• _Items from a data source_
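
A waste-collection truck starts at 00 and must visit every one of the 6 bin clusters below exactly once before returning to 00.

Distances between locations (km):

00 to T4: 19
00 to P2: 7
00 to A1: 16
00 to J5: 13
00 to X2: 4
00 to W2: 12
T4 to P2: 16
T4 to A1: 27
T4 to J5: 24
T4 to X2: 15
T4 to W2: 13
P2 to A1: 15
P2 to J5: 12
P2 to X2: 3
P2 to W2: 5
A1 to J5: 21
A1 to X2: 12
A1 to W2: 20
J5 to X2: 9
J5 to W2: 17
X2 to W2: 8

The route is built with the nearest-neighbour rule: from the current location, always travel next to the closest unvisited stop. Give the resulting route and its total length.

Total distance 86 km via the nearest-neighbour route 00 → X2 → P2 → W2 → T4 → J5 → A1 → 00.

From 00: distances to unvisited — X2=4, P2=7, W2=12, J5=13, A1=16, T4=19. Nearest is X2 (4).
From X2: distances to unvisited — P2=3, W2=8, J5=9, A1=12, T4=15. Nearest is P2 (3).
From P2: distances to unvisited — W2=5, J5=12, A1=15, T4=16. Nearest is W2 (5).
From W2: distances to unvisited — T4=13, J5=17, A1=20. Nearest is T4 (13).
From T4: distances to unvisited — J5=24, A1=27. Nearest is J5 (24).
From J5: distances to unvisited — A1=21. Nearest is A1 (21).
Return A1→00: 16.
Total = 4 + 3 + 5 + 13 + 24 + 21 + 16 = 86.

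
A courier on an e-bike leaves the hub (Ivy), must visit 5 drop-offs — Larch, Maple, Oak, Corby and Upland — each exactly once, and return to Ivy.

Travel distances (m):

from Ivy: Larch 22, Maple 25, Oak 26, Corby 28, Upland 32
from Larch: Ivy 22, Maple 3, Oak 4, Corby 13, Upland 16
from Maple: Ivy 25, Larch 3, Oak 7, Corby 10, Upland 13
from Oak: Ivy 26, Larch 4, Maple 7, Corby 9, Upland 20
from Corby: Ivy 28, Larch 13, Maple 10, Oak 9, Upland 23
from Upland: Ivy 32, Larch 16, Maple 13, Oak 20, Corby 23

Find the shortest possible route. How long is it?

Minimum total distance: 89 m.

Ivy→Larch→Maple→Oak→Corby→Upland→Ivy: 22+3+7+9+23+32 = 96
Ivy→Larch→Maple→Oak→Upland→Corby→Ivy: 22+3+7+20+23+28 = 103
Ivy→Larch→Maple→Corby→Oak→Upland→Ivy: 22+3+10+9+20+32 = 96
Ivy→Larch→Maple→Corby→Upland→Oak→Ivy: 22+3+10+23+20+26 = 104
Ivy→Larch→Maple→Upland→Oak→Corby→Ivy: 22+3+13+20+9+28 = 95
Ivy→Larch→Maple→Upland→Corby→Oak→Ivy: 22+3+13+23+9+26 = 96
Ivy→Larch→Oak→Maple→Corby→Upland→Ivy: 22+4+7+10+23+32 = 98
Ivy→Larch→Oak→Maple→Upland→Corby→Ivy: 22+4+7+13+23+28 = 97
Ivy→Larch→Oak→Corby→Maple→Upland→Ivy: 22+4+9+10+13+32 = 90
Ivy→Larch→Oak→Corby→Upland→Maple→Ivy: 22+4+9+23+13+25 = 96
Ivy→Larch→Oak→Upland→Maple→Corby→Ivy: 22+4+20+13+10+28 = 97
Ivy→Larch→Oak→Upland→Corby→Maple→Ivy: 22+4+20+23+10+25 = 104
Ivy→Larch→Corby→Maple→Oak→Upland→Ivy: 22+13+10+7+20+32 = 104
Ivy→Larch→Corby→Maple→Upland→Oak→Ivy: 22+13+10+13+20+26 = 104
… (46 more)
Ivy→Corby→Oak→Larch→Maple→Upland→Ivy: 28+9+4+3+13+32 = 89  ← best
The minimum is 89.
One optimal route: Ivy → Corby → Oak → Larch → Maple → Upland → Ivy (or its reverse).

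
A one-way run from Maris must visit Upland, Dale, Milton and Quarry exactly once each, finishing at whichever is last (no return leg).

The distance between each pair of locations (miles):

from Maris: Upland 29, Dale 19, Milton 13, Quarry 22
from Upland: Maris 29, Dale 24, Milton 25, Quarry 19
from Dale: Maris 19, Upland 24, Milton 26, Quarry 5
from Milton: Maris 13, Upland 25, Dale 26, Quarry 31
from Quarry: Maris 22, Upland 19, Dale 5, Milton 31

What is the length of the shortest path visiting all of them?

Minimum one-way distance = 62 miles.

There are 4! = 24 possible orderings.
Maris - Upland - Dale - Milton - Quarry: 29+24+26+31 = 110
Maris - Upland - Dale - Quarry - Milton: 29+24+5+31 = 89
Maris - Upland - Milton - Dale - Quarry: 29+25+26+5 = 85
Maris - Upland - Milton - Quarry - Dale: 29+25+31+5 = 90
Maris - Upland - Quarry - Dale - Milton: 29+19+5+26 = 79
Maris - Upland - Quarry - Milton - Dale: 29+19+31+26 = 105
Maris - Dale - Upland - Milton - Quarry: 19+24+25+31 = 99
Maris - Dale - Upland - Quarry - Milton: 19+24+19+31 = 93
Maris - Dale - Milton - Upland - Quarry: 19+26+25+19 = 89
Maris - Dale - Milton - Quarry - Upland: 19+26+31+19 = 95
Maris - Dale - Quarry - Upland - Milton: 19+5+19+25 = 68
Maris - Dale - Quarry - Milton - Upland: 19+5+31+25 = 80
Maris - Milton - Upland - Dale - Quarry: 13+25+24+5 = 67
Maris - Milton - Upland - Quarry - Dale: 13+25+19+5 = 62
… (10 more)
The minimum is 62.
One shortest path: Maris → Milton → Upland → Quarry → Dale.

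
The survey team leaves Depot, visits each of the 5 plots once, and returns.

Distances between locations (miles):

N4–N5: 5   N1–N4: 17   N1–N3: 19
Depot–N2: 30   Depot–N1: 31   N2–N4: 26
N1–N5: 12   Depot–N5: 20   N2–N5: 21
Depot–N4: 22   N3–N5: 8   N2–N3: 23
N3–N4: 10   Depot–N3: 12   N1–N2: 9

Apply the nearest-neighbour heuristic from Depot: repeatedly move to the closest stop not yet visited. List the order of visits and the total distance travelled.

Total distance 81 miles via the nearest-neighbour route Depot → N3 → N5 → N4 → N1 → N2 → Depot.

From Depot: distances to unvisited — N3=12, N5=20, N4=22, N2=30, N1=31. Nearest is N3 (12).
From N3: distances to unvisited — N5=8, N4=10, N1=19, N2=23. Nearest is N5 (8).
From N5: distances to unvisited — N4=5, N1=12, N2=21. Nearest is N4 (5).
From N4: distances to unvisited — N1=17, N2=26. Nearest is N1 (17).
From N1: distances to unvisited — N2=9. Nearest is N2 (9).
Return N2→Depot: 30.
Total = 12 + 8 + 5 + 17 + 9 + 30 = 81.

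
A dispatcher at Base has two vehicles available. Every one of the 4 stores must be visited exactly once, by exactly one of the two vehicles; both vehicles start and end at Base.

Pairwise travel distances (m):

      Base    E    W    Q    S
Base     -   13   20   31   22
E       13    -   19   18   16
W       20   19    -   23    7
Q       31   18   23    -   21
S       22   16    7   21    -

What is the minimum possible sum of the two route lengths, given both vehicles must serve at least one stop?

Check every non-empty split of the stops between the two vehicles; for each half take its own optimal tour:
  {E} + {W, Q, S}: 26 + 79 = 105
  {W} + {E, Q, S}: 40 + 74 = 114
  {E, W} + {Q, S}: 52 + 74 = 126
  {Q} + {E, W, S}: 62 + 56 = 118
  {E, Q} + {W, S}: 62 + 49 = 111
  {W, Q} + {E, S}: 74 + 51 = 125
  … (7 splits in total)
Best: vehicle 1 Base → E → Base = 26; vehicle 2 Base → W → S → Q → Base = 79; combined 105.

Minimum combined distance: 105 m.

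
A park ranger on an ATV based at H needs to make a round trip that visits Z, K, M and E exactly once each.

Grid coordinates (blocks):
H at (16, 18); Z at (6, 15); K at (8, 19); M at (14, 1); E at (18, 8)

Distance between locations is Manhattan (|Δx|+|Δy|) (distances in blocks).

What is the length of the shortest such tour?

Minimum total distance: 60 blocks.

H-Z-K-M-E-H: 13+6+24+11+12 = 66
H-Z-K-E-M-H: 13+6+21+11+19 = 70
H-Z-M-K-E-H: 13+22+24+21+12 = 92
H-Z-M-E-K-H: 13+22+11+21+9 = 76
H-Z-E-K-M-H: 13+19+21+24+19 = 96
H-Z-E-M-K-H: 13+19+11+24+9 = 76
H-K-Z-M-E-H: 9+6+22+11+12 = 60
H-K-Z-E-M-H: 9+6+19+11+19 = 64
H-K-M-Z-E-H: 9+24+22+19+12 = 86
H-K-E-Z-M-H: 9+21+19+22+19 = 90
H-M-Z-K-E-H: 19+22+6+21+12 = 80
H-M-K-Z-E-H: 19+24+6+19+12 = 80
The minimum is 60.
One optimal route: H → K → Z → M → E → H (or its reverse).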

• _Task goal_
The answer must consist of every line from the data that holds the string "leaves".

• _Answer below_
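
A courier on an e-bike leaves the hub (Ivy), must visit 5 drop-offs — Larch, Maple, Oak, Corby and Upland — each exactly once, and return to Ivy.
The survey team leaves Depot, visits each of the 5 plots once, and returns.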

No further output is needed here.